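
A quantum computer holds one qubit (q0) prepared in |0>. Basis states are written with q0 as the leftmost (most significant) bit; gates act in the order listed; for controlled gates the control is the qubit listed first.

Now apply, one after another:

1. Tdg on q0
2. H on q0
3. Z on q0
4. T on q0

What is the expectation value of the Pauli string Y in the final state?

In the final state, Y has expectation -sqrt(2)/2.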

• **TASK INSTRUCTIONS**:
Copy the entries above exactly. Miss none of them.

• **EXERCISE OUTPUT**:
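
A quantum computer holds one qubit (q0) prepared in |0>. Basis states are written with q0 as the leftmost (most significant) bit; gates act in the order listed; for controlled gates the control is the qubit listed first.

Now apply, one after another:

1. Tdg on q0
2. H on q0
3. Z on q0
4. T on q0

What is the expectation value of the Pauli string Y in the final state?

In the final state, Y has expectation -sqrt(2)/2.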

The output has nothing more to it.